Exercise directions: The expected reply is all of the data, returned exactly.
---------- Recorded information
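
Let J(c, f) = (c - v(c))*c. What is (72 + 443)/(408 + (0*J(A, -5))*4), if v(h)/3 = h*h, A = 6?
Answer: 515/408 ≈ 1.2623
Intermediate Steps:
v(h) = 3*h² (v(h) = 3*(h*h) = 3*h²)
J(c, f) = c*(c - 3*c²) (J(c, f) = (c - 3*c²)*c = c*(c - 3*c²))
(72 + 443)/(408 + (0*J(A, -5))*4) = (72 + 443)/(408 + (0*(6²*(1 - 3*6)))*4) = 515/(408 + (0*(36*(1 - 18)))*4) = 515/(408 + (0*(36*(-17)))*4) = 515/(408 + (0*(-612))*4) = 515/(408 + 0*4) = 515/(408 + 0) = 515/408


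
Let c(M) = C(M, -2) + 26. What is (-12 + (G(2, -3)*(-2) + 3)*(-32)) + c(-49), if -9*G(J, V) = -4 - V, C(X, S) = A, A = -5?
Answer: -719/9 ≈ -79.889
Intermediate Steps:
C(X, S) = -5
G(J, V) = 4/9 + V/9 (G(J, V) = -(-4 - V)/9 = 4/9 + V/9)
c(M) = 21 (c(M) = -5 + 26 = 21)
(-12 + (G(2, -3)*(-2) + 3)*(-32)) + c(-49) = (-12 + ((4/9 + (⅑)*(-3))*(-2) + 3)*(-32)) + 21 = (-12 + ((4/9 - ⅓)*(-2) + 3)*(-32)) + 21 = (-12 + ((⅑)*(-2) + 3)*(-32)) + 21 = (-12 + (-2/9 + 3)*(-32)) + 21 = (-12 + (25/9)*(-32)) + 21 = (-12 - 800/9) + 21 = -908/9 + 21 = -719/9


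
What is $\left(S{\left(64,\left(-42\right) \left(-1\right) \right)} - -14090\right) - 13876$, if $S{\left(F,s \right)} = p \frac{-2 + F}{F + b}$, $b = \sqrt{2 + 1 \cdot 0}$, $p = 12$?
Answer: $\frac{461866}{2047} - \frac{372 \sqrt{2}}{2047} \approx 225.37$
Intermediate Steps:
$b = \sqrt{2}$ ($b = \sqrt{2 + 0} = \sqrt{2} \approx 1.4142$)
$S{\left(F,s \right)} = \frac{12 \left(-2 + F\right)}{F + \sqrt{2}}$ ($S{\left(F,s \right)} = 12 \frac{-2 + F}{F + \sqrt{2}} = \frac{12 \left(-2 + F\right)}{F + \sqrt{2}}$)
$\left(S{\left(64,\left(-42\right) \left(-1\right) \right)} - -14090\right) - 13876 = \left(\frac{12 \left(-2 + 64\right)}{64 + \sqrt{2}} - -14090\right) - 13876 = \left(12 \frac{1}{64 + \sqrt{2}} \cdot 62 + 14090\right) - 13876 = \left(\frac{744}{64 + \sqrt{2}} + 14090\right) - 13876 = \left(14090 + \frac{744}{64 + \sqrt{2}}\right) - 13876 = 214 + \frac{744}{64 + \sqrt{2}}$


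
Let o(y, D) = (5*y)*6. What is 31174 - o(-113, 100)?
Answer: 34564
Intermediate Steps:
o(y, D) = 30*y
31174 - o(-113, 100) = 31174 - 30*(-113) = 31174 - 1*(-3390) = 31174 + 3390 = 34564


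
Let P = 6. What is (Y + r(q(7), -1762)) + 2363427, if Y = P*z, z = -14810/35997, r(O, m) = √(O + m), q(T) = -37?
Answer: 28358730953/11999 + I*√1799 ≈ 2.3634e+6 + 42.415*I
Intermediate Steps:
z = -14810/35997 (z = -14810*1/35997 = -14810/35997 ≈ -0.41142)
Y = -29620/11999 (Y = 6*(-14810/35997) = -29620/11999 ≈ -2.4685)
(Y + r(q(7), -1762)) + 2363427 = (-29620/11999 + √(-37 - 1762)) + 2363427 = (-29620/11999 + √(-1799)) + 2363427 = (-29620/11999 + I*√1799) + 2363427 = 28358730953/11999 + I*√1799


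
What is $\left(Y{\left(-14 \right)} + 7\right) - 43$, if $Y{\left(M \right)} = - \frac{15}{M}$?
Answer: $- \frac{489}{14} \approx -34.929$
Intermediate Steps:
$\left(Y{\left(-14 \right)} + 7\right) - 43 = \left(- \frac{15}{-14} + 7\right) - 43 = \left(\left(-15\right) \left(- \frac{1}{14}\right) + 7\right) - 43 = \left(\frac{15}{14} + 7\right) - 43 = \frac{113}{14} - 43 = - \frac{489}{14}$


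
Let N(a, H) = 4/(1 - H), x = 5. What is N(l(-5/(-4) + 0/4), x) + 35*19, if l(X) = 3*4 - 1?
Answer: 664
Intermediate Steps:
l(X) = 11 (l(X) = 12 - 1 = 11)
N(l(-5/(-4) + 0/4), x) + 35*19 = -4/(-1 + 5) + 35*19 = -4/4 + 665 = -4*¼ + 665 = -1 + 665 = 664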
--------------------
Solution to the exercise:
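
Let J(c, f) = (c - v(c))*c. What is (72 + 443)/(408 + (0*J(A, -5))*4), if v(h)/3 = h*h, A = 6?
Answer: 515/408 ≈ 1.2623
Intermediate Steps:
v(h) = 3*h² (v(h) = 3*(h*h) = 3*h²)
J(c, f) = c*(c - 3*c²) (J(c, f) = (c - 3*c²)*c = c*(c - 3*c²))
(72 + 443)/(408 + (0*J(A, -5))*4) = (72 + 443)/(408 + (0*(6²*(1 - 3*6)))*4) = 515/(408 + (0*(36*(1 - 18)))*4) = 515/(408 + (0*(36*(-17)))*4) = 515/(408 + (0*(-612))*4) = 515/(408 + 0*4) = 515/(408 + 0) = 515/408


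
Let c(M) = C(M, -2) + 26. What is (-12 + (G(2, -3)*(-2) + 3)*(-32)) + c(-49), if -9*G(J, V) = -4 - V, C(X, S) = A, A = -5?
Answer: -719/9 ≈ -79.889
Intermediate Steps:
C(X, S) = -5
G(J, V) = 4/9 + V/9 (G(J, V) = -(-4 - V)/9 = 4/9 + V/9)
c(M) = 21 (c(M) = -5 + 26 = 21)
(-12 + (G(2, -3)*(-2) + 3)*(-32)) + c(-49) = (-12 + ((4/9 + (⅑)*(-3))*(-2) + 3)*(-32)) + 21 = (-12 + ((4/9 - ⅓)*(-2) + 3)*(-32)) + 21 = (-12 + ((⅑)*(-2) + 3)*(-32)) + 21 = (-12 + (-2/9 + 3)*(-32)) + 21 = (-12 + (25/9)*(-32)) + 21 = (-12 - 800/9) + 21 = -908/9 + 21 = -719/9


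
What is $\left(S{\left(64,\left(-42\right) \left(-1\right) \right)} - -14090\right) - 13876$, if $S{\left(F,s \right)} = p \frac{-2 + F}{F + b}$, $b = \sqrt{2 + 1 \cdot 0}$, $p = 12$?
Answer: $\frac{461866}{2047} - \frac{372 \sqrt{2}}{2047} \approx 225.37$
Intermediate Steps:
$b = \sqrt{2}$ ($b = \sqrt{2 + 0} = \sqrt{2} \approx 1.4142$)
$S{\left(F,s \right)} = \frac{12 \left(-2 + F\right)}{F + \sqrt{2}}$ ($S{\left(F,s \right)} = 12 \frac{-2 + F}{F + \sqrt{2}} = \frac{12 \left(-2 + F\right)}{F + \sqrt{2}}$)
$\left(S{\left(64,\left(-42\right) \left(-1\right) \right)} - -14090\right) - 13876 = \left(\frac{12 \left(-2 + 64\right)}{64 + \sqrt{2}} - -14090\right) - 13876 = \left(12 \frac{1}{64 + \sqrt{2}} \cdot 62 + 14090\right) - 13876 = \left(\frac{744}{64 + \sqrt{2}} + 14090\right) - 13876 = \left(14090 + \frac{744}{64 + \sqrt{2}}\right) - 13876 = 214 + \frac{744}{64 + \sqrt{2}}$


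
Let o(y, D) = (5*y)*6. What is 31174 - o(-113, 100)?
Answer: 34564
Intermediate Steps:
o(y, D) = 30*y
31174 - o(-113, 100) = 31174 - 30*(-113) = 31174 - 1*(-3390) = 31174 + 3390 = 34564


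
Let P = 6. What is (Y + r(q(7), -1762)) + 2363427, if Y = P*z, z = -14810/35997, r(O, m) = √(O + m), q(T) = -37?
Answer: 28358730953/11999 + I*√1799 ≈ 2.3634e+6 + 42.415*I
Intermediate Steps:
z = -14810/35997 (z = -14810*1/35997 = -14810/35997 ≈ -0.41142)
Y = -29620/11999 (Y = 6*(-14810/35997) = -29620/11999 ≈ -2.4685)
(Y + r(q(7), -1762)) + 2363427 = (-29620/11999 + √(-37 - 1762)) + 2363427 = (-29620/11999 + √(-1799)) + 2363427 = (-29620/11999 + I*√1799) + 2363427 = 28358730953/11999 + I*√1799


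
What is $\left(Y{\left(-14 \right)} + 7\right) - 43$, if $Y{\left(M \right)} = - \frac{15}{M}$?
Answer: $- \frac{489}{14} \approx -34.929$
Intermediate Steps:
$\left(Y{\left(-14 \right)} + 7\right) - 43 = \left(- \frac{15}{-14} + 7\right) - 43 = \left(\left(-15\right) \left(- \frac{1}{14}\right) + 7\right) - 43 = \left(\frac{15}{14} + 7\right) - 43 = \frac{113}{14} - 43 = - \frac{489}{14}$


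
Let N(a, H) = 4/(1 - H), x = 5. What is N(l(-5/(-4) + 0/4), x) + 35*19, if l(X) = 3*4 - 1?
Answer: 664
Intermediate Steps:
l(X) = 11 (l(X) = 12 - 1 = 11)
N(l(-5/(-4) + 0/4), x) + 35*19 = -4/(-1 + 5) + 35*19 = -4/4 + 665 = -4*¼ + 665 = -1 + 665 = 664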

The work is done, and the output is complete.